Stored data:
------------------------------------------------
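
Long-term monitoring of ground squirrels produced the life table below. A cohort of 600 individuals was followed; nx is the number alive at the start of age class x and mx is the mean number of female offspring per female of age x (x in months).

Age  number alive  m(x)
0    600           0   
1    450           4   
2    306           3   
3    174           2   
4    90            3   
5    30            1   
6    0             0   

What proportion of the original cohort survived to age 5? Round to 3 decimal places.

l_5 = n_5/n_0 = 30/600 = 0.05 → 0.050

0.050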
------------------------------------------------
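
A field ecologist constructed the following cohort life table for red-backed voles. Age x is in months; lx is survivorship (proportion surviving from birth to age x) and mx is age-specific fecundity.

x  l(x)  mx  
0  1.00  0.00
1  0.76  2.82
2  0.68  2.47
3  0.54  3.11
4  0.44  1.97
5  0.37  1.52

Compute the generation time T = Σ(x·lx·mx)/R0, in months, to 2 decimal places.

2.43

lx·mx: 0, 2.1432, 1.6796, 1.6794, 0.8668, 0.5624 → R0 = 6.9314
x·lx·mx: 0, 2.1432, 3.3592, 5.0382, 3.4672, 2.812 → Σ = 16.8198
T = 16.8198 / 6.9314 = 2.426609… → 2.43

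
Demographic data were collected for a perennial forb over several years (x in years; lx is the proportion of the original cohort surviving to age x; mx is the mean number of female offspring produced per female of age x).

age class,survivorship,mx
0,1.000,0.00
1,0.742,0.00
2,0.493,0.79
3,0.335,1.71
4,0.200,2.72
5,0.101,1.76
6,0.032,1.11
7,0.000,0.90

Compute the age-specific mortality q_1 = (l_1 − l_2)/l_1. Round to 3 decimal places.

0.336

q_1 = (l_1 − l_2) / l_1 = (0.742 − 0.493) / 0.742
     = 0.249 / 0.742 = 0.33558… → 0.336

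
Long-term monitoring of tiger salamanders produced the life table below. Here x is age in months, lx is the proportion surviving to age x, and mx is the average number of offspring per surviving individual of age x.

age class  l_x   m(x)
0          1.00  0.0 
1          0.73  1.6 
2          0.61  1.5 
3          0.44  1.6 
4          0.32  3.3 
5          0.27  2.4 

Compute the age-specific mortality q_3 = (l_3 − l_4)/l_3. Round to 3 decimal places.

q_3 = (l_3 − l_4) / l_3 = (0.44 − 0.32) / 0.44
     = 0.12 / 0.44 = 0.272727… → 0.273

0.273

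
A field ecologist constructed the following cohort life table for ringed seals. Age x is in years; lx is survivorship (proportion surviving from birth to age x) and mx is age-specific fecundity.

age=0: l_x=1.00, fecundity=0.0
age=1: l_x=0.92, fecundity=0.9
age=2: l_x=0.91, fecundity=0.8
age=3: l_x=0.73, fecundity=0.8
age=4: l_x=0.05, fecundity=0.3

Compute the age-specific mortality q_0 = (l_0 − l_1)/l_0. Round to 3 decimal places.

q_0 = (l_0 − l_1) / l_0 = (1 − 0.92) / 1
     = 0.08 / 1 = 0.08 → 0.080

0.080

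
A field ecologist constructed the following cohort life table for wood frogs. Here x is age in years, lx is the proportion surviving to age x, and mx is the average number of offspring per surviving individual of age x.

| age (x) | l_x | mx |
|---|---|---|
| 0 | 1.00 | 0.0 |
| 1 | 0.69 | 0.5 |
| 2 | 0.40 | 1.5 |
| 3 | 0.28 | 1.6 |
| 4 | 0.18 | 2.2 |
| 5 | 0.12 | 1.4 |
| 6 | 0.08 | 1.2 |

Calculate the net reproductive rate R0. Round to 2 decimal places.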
------------------------------------------------
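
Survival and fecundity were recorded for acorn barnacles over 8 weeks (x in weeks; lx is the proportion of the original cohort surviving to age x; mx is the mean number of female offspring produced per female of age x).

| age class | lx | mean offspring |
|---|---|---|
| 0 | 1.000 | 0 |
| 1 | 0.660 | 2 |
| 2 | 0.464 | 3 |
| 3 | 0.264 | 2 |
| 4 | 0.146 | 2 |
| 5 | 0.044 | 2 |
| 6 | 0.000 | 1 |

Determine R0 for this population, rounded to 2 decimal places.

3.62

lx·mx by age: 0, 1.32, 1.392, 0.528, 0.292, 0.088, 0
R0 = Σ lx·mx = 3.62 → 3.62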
------------------------------------------------
Instructions to follow ->
Reproduce, exactly as they stand in the data above, the lines from the one that holds "Compute the age-specific mortality q_0" to the one that holds "0.12 | 1.4 |", inclusive.

Task response ->
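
Compute the age-specific mortality q_0 = (l_0 − l_1)/l_0. Round to 3 decimal places.

q_0 = (l_0 − l_1) / l_0 = (1 − 0.92) / 1
     = 0.08 / 1 = 0.08 → 0.080

0.080

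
A field ecologist constructed the following cohort life table for wood frogs. Here x is age in years, lx is the proportion surviving to age x, and mx is the average number of offspring per surviving individual of age x.

| age (x) | l_x | mx |
|---|---|---|
| 0 | 1.00 | 0.0 |
| 1 | 0.69 | 0.5 |
| 2 | 0.40 | 1.5 |
| 3 | 0.28 | 1.6 |
| 4 | 0.18 | 2.2 |
| 5 | 0.12 | 1.4 |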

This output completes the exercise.